WHAT THE TASK ASKS: All lines from the one containing "Use the right-endpoint" to the final line of the material should be retyped exactly. Nothing else belongs in the response.

------------------------------------------------------------------------

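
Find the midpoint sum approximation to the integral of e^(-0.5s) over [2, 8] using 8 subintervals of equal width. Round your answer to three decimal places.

0.695

Δs = (8 − 2)/8 = 0.75.
Midpoints: 2.375, 3.125, 3.875, 4.625, 5.375, 6.125, 6.875, 7.625.
f(2.375) ≈ 0.305, f(3.125) ≈ 0.210, f(3.875) ≈ 0.144, f(4.625) ≈ 0.099, f(5.375) ≈ 0.068, f(6.125) ≈ 0.047, f(6.875) ≈ 0.032, f(7.625) ≈ 0.022.
Sum = Δs · [f(2.375) + f(3.125) + f(3.875) + ...].
Sum ≈ 0.695.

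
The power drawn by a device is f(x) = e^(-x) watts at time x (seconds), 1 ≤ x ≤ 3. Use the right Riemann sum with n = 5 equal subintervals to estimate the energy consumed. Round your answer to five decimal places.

Δx = (3 − 1)/5 = 0.4.
Right endpoints: 1.4, 1.8, 2.2, 2.6, 3.
f(1.4) ≈ 0.24660, f(1.8) ≈ 0.16530, f(2.2) ≈ 0.11080, f(2.6) ≈ 0.07427, f(3) ≈ 0.04979.
Sum = Δx · [f(1.4) + f(1.8) + f(2.2) + f(2.6) + f(3)].
Sum ≈ 0.25870.

0.25870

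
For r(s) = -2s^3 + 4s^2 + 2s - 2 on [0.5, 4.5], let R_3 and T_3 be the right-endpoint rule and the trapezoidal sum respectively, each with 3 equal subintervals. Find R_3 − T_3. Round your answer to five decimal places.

R_3 ≈ -147.3703704.
T_3 ≈ -84.7037037.
R_3 − T_3 ≈ -62.66667.

-62.66667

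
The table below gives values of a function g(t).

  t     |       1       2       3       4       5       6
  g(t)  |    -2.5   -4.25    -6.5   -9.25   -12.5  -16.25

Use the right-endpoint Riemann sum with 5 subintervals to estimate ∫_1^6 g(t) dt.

Δt = 1.
Sum = 1·[(-4.25) + (-6.5) + (-9.25) + (-12.5) + (-16.25)] = -48.75.

-48.75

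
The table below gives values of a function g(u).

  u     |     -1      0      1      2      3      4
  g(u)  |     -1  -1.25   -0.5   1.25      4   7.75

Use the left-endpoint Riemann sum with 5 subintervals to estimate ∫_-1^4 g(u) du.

2.5

Δu = 1.
Sum = 1·[(-1) + (-1.25) + (-0.5) + 1.25 + 4] = 2.5.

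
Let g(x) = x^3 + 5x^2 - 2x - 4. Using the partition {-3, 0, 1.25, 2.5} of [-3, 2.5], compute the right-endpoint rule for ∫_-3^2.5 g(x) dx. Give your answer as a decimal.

39.42578125

Subinterval widths: 3, 1.25, 1.25.
Right endpoints: 0, 1.25, 2.5.
g(0) = -4, g(1.25) = 3.265625, g(2.5) = 37.875.
Sum = Σ Δx_i · g(x_i).
Sum = 39.42578125.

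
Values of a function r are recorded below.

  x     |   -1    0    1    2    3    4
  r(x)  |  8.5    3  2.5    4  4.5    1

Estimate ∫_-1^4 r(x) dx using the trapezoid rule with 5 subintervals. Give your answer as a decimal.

Δx = 1.
T_5 = (1/2)·[8.5 + 2·3 + 2·2.5 + 2·4 + 2·4.5 + 1] = 18.75.

18.75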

------------------------------------------------------------------------

RESPONSE AREA:
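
Use the right-endpoint Riemann sum with 5 subintervals to estimate ∫_1^6 g(t) dt.

Δt = 1.
Sum = 1·[(-4.25) + (-6.5) + (-9.25) + (-12.5) + (-16.25)] = -48.75.

-48.75

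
The table below gives values of a function g(u).

  u     |     -1      0      1      2      3      4
  g(u)  |     -1  -1.25   -0.5   1.25      4   7.75

Use the left-endpoint Riemann sum with 5 subintervals to estimate ∫_-1^4 g(u) du.

2.5

Δu = 1.
Sum = 1·[(-1) + (-1.25) + (-0.5) + 1.25 + 4] = 2.5.

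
Let g(x) = x^3 + 5x^2 - 2x - 4. Using the partition {-3, 0, 1.25, 2.5} of [-3, 2.5], compute the right-endpoint rule for ∫_-3^2.5 g(x) dx. Give your answer as a decimal.

39.42578125

Subinterval widths: 3, 1.25, 1.25.
Right endpoints: 0, 1.25, 2.5.
g(0) = -4, g(1.25) = 3.265625, g(2.5) = 37.875.
Sum = Σ Δx_i · g(x_i).
Sum = 39.42578125.

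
Values of a function r are recorded below.

  x     |   -1    0    1    2    3    4
  r(x)  |  8.5    3  2.5    4  4.5    1

Estimate ∫_-1^4 r(x) dx using the trapezoid rule with 5 subintervals. Give your answer as a decimal.

Δx = 1.
T_5 = (1/2)·[8.5 + 2·3 + 2·2.5 + 2·4 + 2·4.5 + 1] = 18.75.

18.75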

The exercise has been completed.